● **Task details**: Complete, exact copies of all entries are needed.

(Items from a dataset)
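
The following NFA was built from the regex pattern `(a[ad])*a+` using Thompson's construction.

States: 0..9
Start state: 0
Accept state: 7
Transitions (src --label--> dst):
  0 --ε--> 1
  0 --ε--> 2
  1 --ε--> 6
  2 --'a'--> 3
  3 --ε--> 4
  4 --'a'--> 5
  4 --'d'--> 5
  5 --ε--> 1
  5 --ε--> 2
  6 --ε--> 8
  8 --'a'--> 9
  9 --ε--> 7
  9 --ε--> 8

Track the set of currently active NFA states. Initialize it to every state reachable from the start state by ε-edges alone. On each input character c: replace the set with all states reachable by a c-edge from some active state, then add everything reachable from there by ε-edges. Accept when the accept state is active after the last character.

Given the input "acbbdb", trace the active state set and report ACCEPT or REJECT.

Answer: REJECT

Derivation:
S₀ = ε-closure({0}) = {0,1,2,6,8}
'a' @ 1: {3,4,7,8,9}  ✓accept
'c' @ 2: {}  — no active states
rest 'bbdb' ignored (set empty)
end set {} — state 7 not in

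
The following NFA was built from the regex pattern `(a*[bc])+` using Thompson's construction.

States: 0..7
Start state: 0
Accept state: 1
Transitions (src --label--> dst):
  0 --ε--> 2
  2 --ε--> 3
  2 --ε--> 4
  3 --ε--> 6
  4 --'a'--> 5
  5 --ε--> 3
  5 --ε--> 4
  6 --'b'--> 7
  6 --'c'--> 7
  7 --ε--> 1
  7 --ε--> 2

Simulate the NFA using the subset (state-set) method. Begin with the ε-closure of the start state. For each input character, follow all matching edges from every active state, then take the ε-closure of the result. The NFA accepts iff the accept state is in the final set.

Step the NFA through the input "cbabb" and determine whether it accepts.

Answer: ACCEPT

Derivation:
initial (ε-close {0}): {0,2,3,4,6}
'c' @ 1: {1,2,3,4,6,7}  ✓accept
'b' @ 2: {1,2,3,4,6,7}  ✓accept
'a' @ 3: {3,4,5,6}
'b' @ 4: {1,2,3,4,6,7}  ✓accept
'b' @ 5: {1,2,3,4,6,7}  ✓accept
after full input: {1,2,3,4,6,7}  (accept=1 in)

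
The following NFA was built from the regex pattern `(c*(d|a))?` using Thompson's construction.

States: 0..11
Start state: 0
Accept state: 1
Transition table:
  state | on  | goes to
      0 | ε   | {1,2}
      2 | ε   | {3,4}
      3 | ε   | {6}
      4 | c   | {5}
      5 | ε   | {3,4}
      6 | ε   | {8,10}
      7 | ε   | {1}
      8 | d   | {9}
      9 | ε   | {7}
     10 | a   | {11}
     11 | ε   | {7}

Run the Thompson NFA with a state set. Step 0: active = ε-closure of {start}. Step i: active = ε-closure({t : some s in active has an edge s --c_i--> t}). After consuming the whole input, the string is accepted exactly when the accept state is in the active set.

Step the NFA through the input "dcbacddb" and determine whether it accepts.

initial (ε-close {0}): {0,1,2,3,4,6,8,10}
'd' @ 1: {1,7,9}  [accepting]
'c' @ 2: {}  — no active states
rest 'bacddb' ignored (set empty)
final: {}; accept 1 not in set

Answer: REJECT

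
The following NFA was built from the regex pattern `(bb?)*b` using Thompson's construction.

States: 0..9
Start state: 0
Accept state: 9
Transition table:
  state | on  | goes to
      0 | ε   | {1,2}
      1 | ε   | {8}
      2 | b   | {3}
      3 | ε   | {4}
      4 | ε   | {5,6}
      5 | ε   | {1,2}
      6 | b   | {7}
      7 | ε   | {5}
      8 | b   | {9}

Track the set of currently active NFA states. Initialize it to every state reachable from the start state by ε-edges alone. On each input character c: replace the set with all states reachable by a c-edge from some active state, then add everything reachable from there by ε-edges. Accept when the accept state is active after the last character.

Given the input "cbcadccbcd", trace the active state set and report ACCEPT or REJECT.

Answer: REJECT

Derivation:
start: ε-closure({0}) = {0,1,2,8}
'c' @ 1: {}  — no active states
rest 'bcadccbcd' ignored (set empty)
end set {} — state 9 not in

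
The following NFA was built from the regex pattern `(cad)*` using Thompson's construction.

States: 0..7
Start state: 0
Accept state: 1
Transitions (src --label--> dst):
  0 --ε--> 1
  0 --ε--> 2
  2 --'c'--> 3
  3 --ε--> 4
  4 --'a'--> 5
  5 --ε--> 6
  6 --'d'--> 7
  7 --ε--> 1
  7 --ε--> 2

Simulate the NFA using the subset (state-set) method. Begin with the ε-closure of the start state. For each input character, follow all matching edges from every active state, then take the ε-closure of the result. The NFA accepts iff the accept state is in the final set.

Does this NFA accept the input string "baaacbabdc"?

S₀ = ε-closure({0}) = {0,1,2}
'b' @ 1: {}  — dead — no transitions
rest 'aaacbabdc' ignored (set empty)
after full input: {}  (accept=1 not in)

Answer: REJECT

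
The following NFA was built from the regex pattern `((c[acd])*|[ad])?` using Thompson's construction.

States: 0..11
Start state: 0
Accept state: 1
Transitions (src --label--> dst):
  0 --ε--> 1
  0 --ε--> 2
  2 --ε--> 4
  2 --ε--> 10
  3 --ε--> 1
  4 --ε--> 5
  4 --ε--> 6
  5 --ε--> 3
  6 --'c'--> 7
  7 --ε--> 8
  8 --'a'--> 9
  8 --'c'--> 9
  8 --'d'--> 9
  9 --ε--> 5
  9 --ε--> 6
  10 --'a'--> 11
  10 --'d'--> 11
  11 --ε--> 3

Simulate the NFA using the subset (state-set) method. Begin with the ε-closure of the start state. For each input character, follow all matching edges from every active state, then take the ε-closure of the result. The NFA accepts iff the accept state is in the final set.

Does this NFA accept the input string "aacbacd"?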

● **Result below**:
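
The following NFA was built from the regex pattern `(a[ad])*a+` using Thompson's construction.

States: 0..9
Start state: 0
Accept state: 7
Transitions (src --label--> dst):
  0 --ε--> 1
  0 --ε--> 2
  1 --ε--> 6
  2 --'a'--> 3
  3 --ε--> 4
  4 --'a'--> 5
  4 --'d'--> 5
  5 --ε--> 1
  5 --ε--> 2
  6 --ε--> 8
  8 --'a'--> 9
  9 --ε--> 7
  9 --ε--> 8

Track the set of currently active NFA states. Initialize it to every state reachable from the start state by ε-edges alone. On each input character c: replace the set with all states reachable by a c-edge from some active state, then add everything reachable from there by ε-edges. Accept when the accept state is active after the last character.

Given the input "acbbdb", trace the active state set and report ACCEPT or REJECT.

Answer: REJECT

Derivation:
S₀ = ε-closure({0}) = {0,1,2,6,8}
'a' @ 1: {3,4,7,8,9}  ✓accept
'c' @ 2: {}  — no active states
rest 'bbdb' ignored (set empty)
end set {} — state 7 not in

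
The following NFA was built from the regex pattern `(a*[bc])+` using Thompson's construction.

States: 0..7
Start state: 0
Accept state: 1
Transitions (src --label--> dst):
  0 --ε--> 2
  2 --ε--> 3
  2 --ε--> 4
  3 --ε--> 6
  4 --'a'--> 5
  5 --ε--> 3
  5 --ε--> 4
  6 --'b'--> 7
  6 --'c'--> 7
  7 --ε--> 1
  7 --ε--> 2

Simulate the NFA using the subset (state-set) method. Begin with the ε-closure of the start state. For each input character, follow all matching edges from every active state, then take the ε-closure of the result. The NFA accepts iff the accept state is in the final set.

Step the NFA through the input "cbabb" and determine whether it accepts.

Answer: ACCEPT

Derivation:
initial (ε-close {0}): {0,2,3,4,6}
'c' @ 1: {1,2,3,4,6,7}  ✓accept
'b' @ 2: {1,2,3,4,6,7}  ✓accept
'a' @ 3: {3,4,5,6}
'b' @ 4: {1,2,3,4,6,7}  ✓accept
'b' @ 5: {1,2,3,4,6,7}  ✓accept
after full input: {1,2,3,4,6,7}  (accept=1 in)

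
The following NFA was built from the regex pattern `(c*(d|a))?` using Thompson's construction.

States: 0..11
Start state: 0
Accept state: 1
Transition table:
  state | on  | goes to
      0 | ε   | {1,2}
      2 | ε   | {3,4}
      3 | ε   | {6}
      4 | c   | {5}
      5 | ε   | {3,4}
      6 | ε   | {8,10}
      7 | ε   | {1}
      8 | d   | {9}
      9 | ε   | {7}
     10 | a   | {11}
     11 | ε   | {7}

Run the Thompson NFA with a state set. Step 0: active = ε-closure of {start}. Step i: active = ε-closure({t : some s in active has an edge s --c_i--> t}). After consuming the whole input, the string is accepted exactly when the accept state is in the active set.

Step the NFA through the input "dcbacddb" and determine whether it accepts.

initial (ε-close {0}): {0,1,2,3,4,6,8,10}
'd' @ 1: {1,7,9}  [accepting]
'c' @ 2: {}  — no active states
rest 'bacddb' ignored (set empty)
final: {}; accept 1 not in set

Answer: REJECT

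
The following NFA was built from the regex pattern `(bb?)*b` using Thompson's construction.

States: 0..9
Start state: 0
Accept state: 9
Transition table:
  state | on  | goes to
      0 | ε   | {1,2}
      1 | ε   | {8}
      2 | b   | {3}
      3 | ε   | {4}
      4 | ε   | {5,6}
      5 | ε   | {1,2}
      6 | b   | {7}
      7 | ε   | {5}
      8 | b   | {9}

Track the set of currently active NFA states. Initialize it to every state reachable from the start state by ε-edges alone. On each input character c: replace the set with all states reachable by a c-edge from some active state, then add everything reachable from there by ε-edges. Accept when the accept state is active after the last character.

Given the input "cbcadccbcd", trace the active state set and report ACCEPT or REJECT.

Answer: REJECT

Derivation:
start: ε-closure({0}) = {0,1,2,8}
'c' @ 1: {}  — no active states
rest 'bcadccbcd' ignored (set empty)
end set {} — state 9 not in

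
The following NFA was built from the regex pattern `(cad)*` using Thompson's construction.

States: 0..7
Start state: 0
Accept state: 1
Transitions (src --label--> dst):
  0 --ε--> 1
  0 --ε--> 2
  2 --'c'--> 3
  3 --ε--> 4
  4 --'a'--> 5
  5 --ε--> 6
  6 --'d'--> 7
  7 --ε--> 1
  7 --ε--> 2

Simulate the NFA using the subset (state-set) method. Begin with the ε-closure of the start state. For each input character, follow all matching edges from every active state, then take the ε-closure of the result. The NFA accepts iff the accept state is in the final set.

Does this NFA accept the input string "baaacbabdc"?

S₀ = ε-closure({0}) = {0,1,2}
'b' @ 1: {}  — dead — no transitions
rest 'aaacbabdc' ignored (set empty)
after full input: {}  (accept=1 not in)

Answer: REJECT

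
The following NFA was built from the regex pattern `((c[acd])*|[ad])?` using Thompson's construction.

States: 0..11
Start state: 0
Accept state: 1
Transitions (src --label--> dst):
  0 --ε--> 1
  0 --ε--> 2
  2 --ε--> 4
  2 --ε--> 10
  3 --ε--> 1
  4 --ε--> 5
  4 --ε--> 6
  5 --ε--> 3
  6 --'c'--> 7
  7 --ε--> 8
  8 --'a'--> 9
  8 --'c'--> 9
  8 --'d'--> 9
  9 --ε--> 5
  9 --ε--> 6
  10 --'a'--> 11
  10 --'d'--> 11
  11 --ε--> 3

Simulate the NFA using the subset (state-set) method. Begin with the ε-closure of the start state. For each input character, follow all matching edges from every active state, then take the ε-closure of the result. The NFA accepts iff the accept state is in the final set.

Does this NFA accept the input string "aacbacd"?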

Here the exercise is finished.